YOUR INSTRUCTIONS: Begin at the line below that contains "with D and d" and write out every line from there to the end of the entries, exactly.

+++ GIVEN RECORDS

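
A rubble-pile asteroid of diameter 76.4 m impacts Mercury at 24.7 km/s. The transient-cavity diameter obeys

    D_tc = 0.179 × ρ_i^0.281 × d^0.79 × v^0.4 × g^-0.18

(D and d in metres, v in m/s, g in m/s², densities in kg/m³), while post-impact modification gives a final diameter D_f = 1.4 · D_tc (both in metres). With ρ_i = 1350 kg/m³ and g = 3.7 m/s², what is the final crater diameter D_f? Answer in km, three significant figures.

D_f ≈ 2.64 km

v = 24700 m/s.
ρ_i^0.281 = 1350^0.281 = 7.579
d^0.79 = 76.4^0.79 = 30.74
v^0.4 = 24700^0.4 = 57.16
g^-0.18 = 3.7^-0.18 = 0.7902
D_tc = 0.179 × 7.579 × 30.74 × 57.16 × 0.7902 = 1884 m
D_f = 1.4 × 1884 = 2638 m
     = 2.638 km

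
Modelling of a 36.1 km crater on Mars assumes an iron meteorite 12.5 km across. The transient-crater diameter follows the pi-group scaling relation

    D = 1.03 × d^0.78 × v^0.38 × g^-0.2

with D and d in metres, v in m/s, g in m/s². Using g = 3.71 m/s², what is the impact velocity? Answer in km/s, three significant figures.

Rearranging for v: v = [D / (1.03 · 12500^0.78 · 3.71^-0.2)]^(1/0.38).
D = 36100 m.
12500^0.78 = 1569
3.71^-0.2 = 0.7694
Denominator = 1.03 × 1569 × 0.7694 = 1243
D / 1243 = 36100 / 1243 = 29.04
v = 29.04^(1/0.38) = 29.04^2.6316 = 7080 m/s

v ≈ 7.08 km/s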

++++++

SOLUTION FOR THIS EXERCISE:
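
with D and d in metres, v in m/s, g in m/s². Using g = 3.71 m/s², what is the impact velocity? Answer in km/s, three significant figures.

Rearranging for v: v = [D / (1.03 · 12500^0.78 · 3.71^-0.2)]^(1/0.38).
D = 36100 m.
12500^0.78 = 1569
3.71^-0.2 = 0.7694
Denominator = 1.03 × 1569 × 0.7694 = 1243
D / 1243 = 36100 / 1243 = 29.04
v = 29.04^(1/0.38) = 29.04^2.6316 = 7080 m/s

v ≈ 7.08 km/s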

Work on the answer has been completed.